Data in this exercise Start Marker

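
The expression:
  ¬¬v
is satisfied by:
  {v: True}


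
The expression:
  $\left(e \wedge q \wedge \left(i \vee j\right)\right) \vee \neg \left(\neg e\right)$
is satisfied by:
  {e: True}


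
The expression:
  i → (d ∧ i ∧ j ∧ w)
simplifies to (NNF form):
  (d ∧ j ∧ w) ∨ ¬i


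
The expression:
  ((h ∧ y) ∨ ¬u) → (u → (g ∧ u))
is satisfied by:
  {g: True, h: False, u: False, y: False}
  {g: False, h: False, u: False, y: False}
  {y: True, g: True, h: False, u: False}
  {y: True, g: False, h: False, u: False}
  {g: True, u: True, y: False, h: False}
  {u: True, y: False, h: False, g: False}
  {y: True, u: True, g: True, h: False}
  {y: True, u: True, g: False, h: False}
  {g: True, h: True, y: False, u: False}
  {h: True, y: False, u: False, g: False}
  {g: True, y: True, h: True, u: False}
  {y: True, h: True, g: False, u: False}
  {g: True, u: True, h: True, y: False}
  {u: True, h: True, y: False, g: False}
  {y: True, u: True, h: True, g: True}


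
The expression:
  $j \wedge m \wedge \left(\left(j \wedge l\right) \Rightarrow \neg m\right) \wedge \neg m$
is never true.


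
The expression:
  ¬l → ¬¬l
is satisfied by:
  {l: True}


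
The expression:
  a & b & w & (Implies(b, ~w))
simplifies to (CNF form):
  False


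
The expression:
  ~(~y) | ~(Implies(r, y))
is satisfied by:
  {r: True, y: True}
  {r: True, y: False}
  {y: True, r: False}


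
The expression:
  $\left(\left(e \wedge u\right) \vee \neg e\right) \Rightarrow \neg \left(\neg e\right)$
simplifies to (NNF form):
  $e$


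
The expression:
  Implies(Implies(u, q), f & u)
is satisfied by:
  {f: True, u: True, q: False}
  {u: True, q: False, f: False}
  {q: True, f: True, u: True}


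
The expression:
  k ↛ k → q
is always true.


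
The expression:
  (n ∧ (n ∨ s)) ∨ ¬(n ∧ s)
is always true.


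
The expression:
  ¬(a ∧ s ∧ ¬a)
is always true.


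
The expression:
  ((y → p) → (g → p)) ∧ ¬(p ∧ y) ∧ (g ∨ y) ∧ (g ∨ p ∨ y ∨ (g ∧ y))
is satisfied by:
  {y: True, g: True, p: False}
  {y: True, g: False, p: False}
  {p: True, g: True, y: False}


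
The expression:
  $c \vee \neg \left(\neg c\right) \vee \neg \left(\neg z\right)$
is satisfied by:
  {z: True, c: True}
  {z: True, c: False}
  {c: True, z: False}


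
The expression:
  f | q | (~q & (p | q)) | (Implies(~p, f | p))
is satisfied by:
  {q: True, p: True, f: True}
  {q: True, p: True, f: False}
  {q: True, f: True, p: False}
  {q: True, f: False, p: False}
  {p: True, f: True, q: False}
  {p: True, f: False, q: False}
  {f: True, p: False, q: False}


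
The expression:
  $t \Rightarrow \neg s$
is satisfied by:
  {s: False, t: False}
  {t: True, s: False}
  {s: True, t: False}


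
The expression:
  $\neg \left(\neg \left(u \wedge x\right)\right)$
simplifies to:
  $u \wedge x$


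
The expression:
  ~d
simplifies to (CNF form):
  ~d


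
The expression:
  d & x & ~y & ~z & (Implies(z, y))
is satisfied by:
  {d: True, x: True, z: False, y: False}


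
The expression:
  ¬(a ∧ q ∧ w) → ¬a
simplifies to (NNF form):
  (q ∧ w) ∨ ¬a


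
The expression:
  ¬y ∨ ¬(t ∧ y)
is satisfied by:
  {t: False, y: False}
  {y: True, t: False}
  {t: True, y: False}


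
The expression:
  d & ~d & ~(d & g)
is never true.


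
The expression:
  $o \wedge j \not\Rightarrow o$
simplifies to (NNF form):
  $\text{False}$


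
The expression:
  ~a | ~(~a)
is always true.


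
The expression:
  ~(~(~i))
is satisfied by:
  {i: False}


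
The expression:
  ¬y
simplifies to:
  ¬y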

Data in this exercise End Marker

What is needed —
The full set of records is to be written out once more, word for word.

Reply to the task —
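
The expression:
  ¬¬v
is satisfied by:
  {v: True}


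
The expression:
  $\left(e \wedge q \wedge \left(i \vee j\right)\right) \vee \neg \left(\neg e\right)$
is satisfied by:
  {e: True}


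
The expression:
  i → (d ∧ i ∧ j ∧ w)
simplifies to (NNF form):
  (d ∧ j ∧ w) ∨ ¬i


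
The expression:
  ((h ∧ y) ∨ ¬u) → (u → (g ∧ u))
is satisfied by:
  {g: True, h: False, u: False, y: False}
  {g: False, h: False, u: False, y: False}
  {y: True, g: True, h: False, u: False}
  {y: True, g: False, h: False, u: False}
  {g: True, u: True, y: False, h: False}
  {u: True, y: False, h: False, g: False}
  {y: True, u: True, g: True, h: False}
  {y: True, u: True, g: False, h: False}
  {g: True, h: True, y: False, u: False}
  {h: True, y: False, u: False, g: False}
  {g: True, y: True, h: True, u: False}
  {y: True, h: True, g: False, u: False}
  {g: True, u: True, h: True, y: False}
  {u: True, h: True, y: False, g: False}
  {y: True, u: True, h: True, g: True}


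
The expression:
  $j \wedge m \wedge \left(\left(j \wedge l\right) \Rightarrow \neg m\right) \wedge \neg m$
is never true.


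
The expression:
  ¬l → ¬¬l
is satisfied by:
  {l: True}


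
The expression:
  a & b & w & (Implies(b, ~w))
simplifies to (CNF form):
  False


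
The expression:
  ~(~y) | ~(Implies(r, y))
is satisfied by:
  {r: True, y: True}
  {r: True, y: False}
  {y: True, r: False}


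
The expression:
  $\left(\left(e \wedge u\right) \vee \neg e\right) \Rightarrow \neg \left(\neg e\right)$
simplifies to (NNF form):
  $e$


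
The expression:
  Implies(Implies(u, q), f & u)
is satisfied by:
  {f: True, u: True, q: False}
  {u: True, q: False, f: False}
  {q: True, f: True, u: True}


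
The expression:
  k ↛ k → q
is always true.


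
The expression:
  (n ∧ (n ∨ s)) ∨ ¬(n ∧ s)
is always true.


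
The expression:
  ¬(a ∧ s ∧ ¬a)
is always true.


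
The expression:
  ((y → p) → (g → p)) ∧ ¬(p ∧ y) ∧ (g ∨ y) ∧ (g ∨ p ∨ y ∨ (g ∧ y))
is satisfied by:
  {y: True, g: True, p: False}
  {y: True, g: False, p: False}
  {p: True, g: True, y: False}


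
The expression:
  $c \vee \neg \left(\neg c\right) \vee \neg \left(\neg z\right)$
is satisfied by:
  {z: True, c: True}
  {z: True, c: False}
  {c: True, z: False}


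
The expression:
  f | q | (~q & (p | q)) | (Implies(~p, f | p))
is satisfied by:
  {q: True, p: True, f: True}
  {q: True, p: True, f: False}
  {q: True, f: True, p: False}
  {q: True, f: False, p: False}
  {p: True, f: True, q: False}
  {p: True, f: False, q: False}
  {f: True, p: False, q: False}


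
The expression:
  $t \Rightarrow \neg s$
is satisfied by:
  {s: False, t: False}
  {t: True, s: False}
  {s: True, t: False}


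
The expression:
  $\neg \left(\neg \left(u \wedge x\right)\right)$
simplifies to:
  $u \wedge x$


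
The expression:
  ~d
simplifies to (CNF form):
  ~d


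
The expression:
  d & x & ~y & ~z & (Implies(z, y))
is satisfied by:
  {d: True, x: True, z: False, y: False}


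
The expression:
  ¬(a ∧ q ∧ w) → ¬a
simplifies to (NNF form):
  (q ∧ w) ∨ ¬a


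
The expression:
  ¬y ∨ ¬(t ∧ y)
is satisfied by:
  {t: False, y: False}
  {y: True, t: False}
  {t: True, y: False}


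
The expression:
  d & ~d & ~(d & g)
is never true.


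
The expression:
  $o \wedge j \not\Rightarrow o$
simplifies to (NNF form):
  $\text{False}$


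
The expression:
  ~a | ~(~a)
is always true.


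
The expression:
  ~(~(~i))
is satisfied by:
  {i: False}


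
The expression:
  ¬y
simplifies to:
  ¬y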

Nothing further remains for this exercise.